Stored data
<<<<
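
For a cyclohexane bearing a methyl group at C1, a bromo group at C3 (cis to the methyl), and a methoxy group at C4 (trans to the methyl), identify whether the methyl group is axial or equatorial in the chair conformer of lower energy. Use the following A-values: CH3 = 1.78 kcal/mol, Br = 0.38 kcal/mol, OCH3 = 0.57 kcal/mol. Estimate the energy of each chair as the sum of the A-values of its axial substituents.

equatorial

Chair I (methyl axial, bromo axial, methoxy axial): E = 2.73 kcal/mol.
Chair II (methyl equatorial, bromo equatorial, methoxy equatorial): E = 0.00 kcal/mol.
Chair II is the more stable (lower-energy) conformer, and in that chair the methyl group is equatorial.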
>>>>
#### [Work to complete]
Output every record above a second time, exactly.

#### [Result of this exercise]
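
For a cyclohexane bearing a methyl group at C1, a bromo group at C3 (cis to the methyl), and a methoxy group at C4 (trans to the methyl), identify whether the methyl group is axial or equatorial in the chair conformer of lower energy. Use the following A-values: CH3 = 1.78 kcal/mol, Br = 0.38 kcal/mol, OCH3 = 0.57 kcal/mol. Estimate the energy of each chair as the sum of the A-values of its axial substituents.

equatorial

Chair I (methyl axial, bromo axial, methoxy axial): E = 2.73 kcal/mol.
Chair II (methyl equatorial, bromo equatorial, methoxy equatorial): E = 0.00 kcal/mol.
Chair II is the more stable (lower-energy) conformer, and in that chair the methyl group is equatorial.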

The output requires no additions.